- Work order -
The records are to be copied exactly and in full.

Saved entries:
___
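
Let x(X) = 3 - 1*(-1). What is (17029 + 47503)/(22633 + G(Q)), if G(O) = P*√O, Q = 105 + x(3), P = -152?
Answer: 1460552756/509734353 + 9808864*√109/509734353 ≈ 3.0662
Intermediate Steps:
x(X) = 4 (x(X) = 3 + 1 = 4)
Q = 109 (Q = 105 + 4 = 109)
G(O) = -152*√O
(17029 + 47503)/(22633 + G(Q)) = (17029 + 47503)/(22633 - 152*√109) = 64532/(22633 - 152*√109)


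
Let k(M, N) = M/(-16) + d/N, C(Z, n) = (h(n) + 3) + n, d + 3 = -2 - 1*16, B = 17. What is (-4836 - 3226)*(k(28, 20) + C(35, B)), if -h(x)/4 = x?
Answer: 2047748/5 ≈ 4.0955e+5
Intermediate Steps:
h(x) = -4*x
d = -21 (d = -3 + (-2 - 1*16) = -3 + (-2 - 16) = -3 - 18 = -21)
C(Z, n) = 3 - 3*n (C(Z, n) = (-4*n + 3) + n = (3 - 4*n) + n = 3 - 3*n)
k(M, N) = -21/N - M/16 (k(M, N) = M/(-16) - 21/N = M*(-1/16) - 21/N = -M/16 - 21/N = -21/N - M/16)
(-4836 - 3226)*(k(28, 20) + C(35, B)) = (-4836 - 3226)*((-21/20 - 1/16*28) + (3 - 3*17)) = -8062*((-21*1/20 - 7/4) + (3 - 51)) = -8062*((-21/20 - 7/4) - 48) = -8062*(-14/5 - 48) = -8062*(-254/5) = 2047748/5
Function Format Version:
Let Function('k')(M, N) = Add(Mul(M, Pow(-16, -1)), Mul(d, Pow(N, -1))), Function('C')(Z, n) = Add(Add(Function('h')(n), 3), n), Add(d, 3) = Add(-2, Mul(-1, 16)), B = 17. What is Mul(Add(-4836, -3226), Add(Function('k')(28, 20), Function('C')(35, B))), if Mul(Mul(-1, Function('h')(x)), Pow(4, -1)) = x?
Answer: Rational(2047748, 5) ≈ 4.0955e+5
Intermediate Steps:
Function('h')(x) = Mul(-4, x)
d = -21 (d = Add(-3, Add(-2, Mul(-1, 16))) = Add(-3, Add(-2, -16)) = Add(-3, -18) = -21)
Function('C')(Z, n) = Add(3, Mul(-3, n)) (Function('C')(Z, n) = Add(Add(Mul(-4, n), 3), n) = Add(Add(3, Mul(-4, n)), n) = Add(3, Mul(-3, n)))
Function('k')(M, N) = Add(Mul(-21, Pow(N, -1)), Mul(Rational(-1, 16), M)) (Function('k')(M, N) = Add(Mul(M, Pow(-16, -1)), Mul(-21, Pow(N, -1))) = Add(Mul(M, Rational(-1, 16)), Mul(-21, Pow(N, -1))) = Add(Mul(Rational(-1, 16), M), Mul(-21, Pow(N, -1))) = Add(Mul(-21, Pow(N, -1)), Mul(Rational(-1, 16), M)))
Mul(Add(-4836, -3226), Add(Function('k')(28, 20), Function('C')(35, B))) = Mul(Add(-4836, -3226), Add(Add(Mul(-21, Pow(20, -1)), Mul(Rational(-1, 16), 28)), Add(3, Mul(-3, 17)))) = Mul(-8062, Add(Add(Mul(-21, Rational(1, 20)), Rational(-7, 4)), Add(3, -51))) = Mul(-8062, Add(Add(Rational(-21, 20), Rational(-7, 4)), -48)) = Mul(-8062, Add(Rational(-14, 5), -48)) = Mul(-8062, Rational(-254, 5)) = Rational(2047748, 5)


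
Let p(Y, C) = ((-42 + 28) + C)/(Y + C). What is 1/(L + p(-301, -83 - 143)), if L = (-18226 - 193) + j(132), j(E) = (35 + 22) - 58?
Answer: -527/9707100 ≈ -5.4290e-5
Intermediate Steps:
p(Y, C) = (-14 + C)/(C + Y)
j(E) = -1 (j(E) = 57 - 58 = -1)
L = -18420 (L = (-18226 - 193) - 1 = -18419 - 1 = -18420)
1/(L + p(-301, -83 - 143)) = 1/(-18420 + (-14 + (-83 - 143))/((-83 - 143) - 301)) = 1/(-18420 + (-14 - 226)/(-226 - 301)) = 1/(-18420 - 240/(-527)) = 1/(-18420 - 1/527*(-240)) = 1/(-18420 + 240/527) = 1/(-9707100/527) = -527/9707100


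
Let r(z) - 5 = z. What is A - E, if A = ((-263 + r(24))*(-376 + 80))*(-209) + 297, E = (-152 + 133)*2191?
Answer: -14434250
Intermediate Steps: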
___
- Completed task -
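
Let x(X) = 3 - 1*(-1). What is (17029 + 47503)/(22633 + G(Q)), if G(O) = P*√O, Q = 105 + x(3), P = -152?
Answer: 1460552756/509734353 + 9808864*√109/509734353 ≈ 3.0662
Intermediate Steps:
x(X) = 4 (x(X) = 3 + 1 = 4)
Q = 109 (Q = 105 + 4 = 109)
G(O) = -152*√O
(17029 + 47503)/(22633 + G(Q)) = (17029 + 47503)/(22633 - 152*√109) = 64532/(22633 - 152*√109)


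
Let k(M, N) = M/(-16) + d/N, C(Z, n) = (h(n) + 3) + n, d + 3 = -2 - 1*16, B = 17. What is (-4836 - 3226)*(k(28, 20) + C(35, B)), if -h(x)/4 = x?
Answer: 2047748/5 ≈ 4.0955e+5
Intermediate Steps:
h(x) = -4*x
d = -21 (d = -3 + (-2 - 1*16) = -3 + (-2 - 16) = -3 - 18 = -21)
C(Z, n) = 3 - 3*n (C(Z, n) = (-4*n + 3) + n = (3 - 4*n) + n = 3 - 3*n)
k(M, N) = -21/N - M/16 (k(M, N) = M/(-16) - 21/N = M*(-1/16) - 21/N = -M/16 - 21/N = -21/N - M/16)
(-4836 - 3226)*(k(28, 20) + C(35, B)) = (-4836 - 3226)*((-21/20 - 1/16*28) + (3 - 3*17)) = -8062*((-21*1/20 - 7/4) + (3 - 51)) = -8062*((-21/20 - 7/4) - 48) = -8062*(-14/5 - 48) = -8062*(-254/5) = 2047748/5
Function Format Version:
Let Function('k')(M, N) = Add(Mul(M, Pow(-16, -1)), Mul(d, Pow(N, -1))), Function('C')(Z, n) = Add(Add(Function('h')(n), 3), n), Add(d, 3) = Add(-2, Mul(-1, 16)), B = 17. What is Mul(Add(-4836, -3226), Add(Function('k')(28, 20), Function('C')(35, B))), if Mul(Mul(-1, Function('h')(x)), Pow(4, -1)) = x?
Answer: Rational(2047748, 5) ≈ 4.0955e+5
Intermediate Steps:
Function('h')(x) = Mul(-4, x)
d = -21 (d = Add(-3, Add(-2, Mul(-1, 16))) = Add(-3, Add(-2, -16)) = Add(-3, -18) = -21)
Function('C')(Z, n) = Add(3, Mul(-3, n)) (Function('C')(Z, n) = Add(Add(Mul(-4, n), 3), n) = Add(Add(3, Mul(-4, n)), n) = Add(3, Mul(-3, n)))
Function('k')(M, N) = Add(Mul(-21, Pow(N, -1)), Mul(Rational(-1, 16), M)) (Function('k')(M, N) = Add(Mul(M, Pow(-16, -1)), Mul(-21, Pow(N, -1))) = Add(Mul(M, Rational(-1, 16)), Mul(-21, Pow(N, -1))) = Add(Mul(Rational(-1, 16), M), Mul(-21, Pow(N, -1))) = Add(Mul(-21, Pow(N, -1)), Mul(Rational(-1, 16), M)))
Mul(Add(-4836, -3226), Add(Function('k')(28, 20), Function('C')(35, B))) = Mul(Add(-4836, -3226), Add(Add(Mul(-21, Pow(20, -1)), Mul(Rational(-1, 16), 28)), Add(3, Mul(-3, 17)))) = Mul(-8062, Add(Add(Mul(-21, Rational(1, 20)), Rational(-7, 4)), Add(3, -51))) = Mul(-8062, Add(Add(Rational(-21, 20), Rational(-7, 4)), -48)) = Mul(-8062, Add(Rational(-14, 5), -48)) = Mul(-8062, Rational(-254, 5)) = Rational(2047748, 5)


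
Let p(Y, C) = ((-42 + 28) + C)/(Y + C). What is 1/(L + p(-301, -83 - 143)), if L = (-18226 - 193) + j(132), j(E) = (35 + 22) - 58?
Answer: -527/9707100 ≈ -5.4290e-5
Intermediate Steps:
p(Y, C) = (-14 + C)/(C + Y)
j(E) = -1 (j(E) = 57 - 58 = -1)
L = -18420 (L = (-18226 - 193) - 1 = -18419 - 1 = -18420)
1/(L + p(-301, -83 - 143)) = 1/(-18420 + (-14 + (-83 - 143))/((-83 - 143) - 301)) = 1/(-18420 + (-14 - 226)/(-226 - 301)) = 1/(-18420 - 240/(-527)) = 1/(-18420 - 1/527*(-240)) = 1/(-18420 + 240/527) = 1/(-9707100/527) = -527/9707100


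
Let r(z) - 5 = z. What is A - E, if A = ((-263 + r(24))*(-376 + 80))*(-209) + 297, E = (-152 + 133)*2191?
Answer: -14434250
Intermediate Steps: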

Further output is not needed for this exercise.